(Collected data)
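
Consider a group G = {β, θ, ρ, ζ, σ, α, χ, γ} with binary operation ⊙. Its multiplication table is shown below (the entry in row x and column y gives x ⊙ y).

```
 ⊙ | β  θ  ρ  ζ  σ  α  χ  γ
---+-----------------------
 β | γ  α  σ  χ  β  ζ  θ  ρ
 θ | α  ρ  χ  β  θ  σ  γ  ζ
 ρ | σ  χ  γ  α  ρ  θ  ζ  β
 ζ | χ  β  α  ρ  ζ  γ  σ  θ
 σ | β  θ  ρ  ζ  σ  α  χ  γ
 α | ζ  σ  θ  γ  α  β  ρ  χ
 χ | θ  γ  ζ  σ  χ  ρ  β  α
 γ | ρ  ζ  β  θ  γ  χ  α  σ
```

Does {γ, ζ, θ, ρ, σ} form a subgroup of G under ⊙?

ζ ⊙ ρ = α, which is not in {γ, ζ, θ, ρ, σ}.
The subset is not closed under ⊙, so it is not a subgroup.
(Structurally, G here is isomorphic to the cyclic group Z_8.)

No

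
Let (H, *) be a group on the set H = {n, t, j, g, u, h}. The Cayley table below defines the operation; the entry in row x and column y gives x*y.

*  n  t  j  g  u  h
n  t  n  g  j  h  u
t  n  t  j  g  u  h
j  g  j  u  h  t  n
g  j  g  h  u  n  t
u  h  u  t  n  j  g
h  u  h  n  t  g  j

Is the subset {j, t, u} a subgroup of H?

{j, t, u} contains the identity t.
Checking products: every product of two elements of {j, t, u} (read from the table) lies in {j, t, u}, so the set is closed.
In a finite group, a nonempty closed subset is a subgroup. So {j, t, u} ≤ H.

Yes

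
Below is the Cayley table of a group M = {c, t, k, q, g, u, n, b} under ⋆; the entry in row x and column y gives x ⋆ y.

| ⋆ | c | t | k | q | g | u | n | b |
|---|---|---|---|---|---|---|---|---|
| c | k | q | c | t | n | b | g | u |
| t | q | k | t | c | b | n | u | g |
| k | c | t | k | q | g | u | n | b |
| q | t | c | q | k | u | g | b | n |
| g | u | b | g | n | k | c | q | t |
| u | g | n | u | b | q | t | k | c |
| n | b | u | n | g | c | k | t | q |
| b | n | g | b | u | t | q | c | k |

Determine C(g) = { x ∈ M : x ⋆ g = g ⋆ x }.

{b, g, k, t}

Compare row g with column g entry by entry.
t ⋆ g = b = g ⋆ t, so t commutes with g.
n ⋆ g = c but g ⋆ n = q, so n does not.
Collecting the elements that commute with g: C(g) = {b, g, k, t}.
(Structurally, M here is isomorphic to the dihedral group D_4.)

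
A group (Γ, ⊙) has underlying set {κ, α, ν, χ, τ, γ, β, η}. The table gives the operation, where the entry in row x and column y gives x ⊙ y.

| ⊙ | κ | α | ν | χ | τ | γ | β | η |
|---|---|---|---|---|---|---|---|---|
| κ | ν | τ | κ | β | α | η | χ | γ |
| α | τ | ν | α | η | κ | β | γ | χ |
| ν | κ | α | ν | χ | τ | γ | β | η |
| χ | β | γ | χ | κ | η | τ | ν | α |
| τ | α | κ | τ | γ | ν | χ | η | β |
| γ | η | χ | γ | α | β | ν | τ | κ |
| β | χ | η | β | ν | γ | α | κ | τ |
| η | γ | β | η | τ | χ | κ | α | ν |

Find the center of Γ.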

...

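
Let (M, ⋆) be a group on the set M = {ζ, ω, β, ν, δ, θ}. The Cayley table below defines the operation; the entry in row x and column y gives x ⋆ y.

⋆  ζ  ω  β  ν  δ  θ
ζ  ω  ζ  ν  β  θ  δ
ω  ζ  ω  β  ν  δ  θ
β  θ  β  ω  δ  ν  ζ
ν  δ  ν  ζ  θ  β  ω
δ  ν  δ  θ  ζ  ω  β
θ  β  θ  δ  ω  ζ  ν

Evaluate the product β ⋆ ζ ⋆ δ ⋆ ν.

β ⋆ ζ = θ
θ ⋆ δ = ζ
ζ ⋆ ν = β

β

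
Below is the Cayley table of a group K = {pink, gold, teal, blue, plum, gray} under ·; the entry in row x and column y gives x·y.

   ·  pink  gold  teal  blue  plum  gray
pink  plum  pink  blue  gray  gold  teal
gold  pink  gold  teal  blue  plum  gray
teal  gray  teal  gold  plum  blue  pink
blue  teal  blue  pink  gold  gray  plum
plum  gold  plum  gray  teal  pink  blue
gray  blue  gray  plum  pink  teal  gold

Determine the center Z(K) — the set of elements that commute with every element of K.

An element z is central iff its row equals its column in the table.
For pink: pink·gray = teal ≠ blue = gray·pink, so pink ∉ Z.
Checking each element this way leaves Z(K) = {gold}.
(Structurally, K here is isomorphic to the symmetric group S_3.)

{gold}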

▶ **Required action**
List each line of the records that holds the string "gives".

▶ **Reply to the task**
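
Consider a group G = {β, θ, ρ, ζ, σ, α, χ, γ} with binary operation ⊙. Its multiplication table is shown below (the entry in row x and column y gives x ⊙ y).
Let (H, *) be a group on the set H = {n, t, j, g, u, h}. The Cayley table below defines the operation; the entry in row x and column y gives x*y.
Below is the Cayley table of a group M = {c, t, k, q, g, u, n, b} under ⋆; the entry in row x and column y gives x ⋆ y.
A group (Γ, ⊙) has underlying set {κ, α, ν, χ, τ, γ, β, η}. The table gives the operation, where the entry in row x and column y gives x ⊙ y.
Let (M, ⋆) be a group on the set M = {ζ, ω, β, ν, δ, θ}. The Cayley table below defines the operation; the entry in row x and column y gives x ⋆ y.
Below is the Cayley table of a group K = {pink, gold, teal, blue, plum, gray} under ·; the entry in row x and column y gives x·y.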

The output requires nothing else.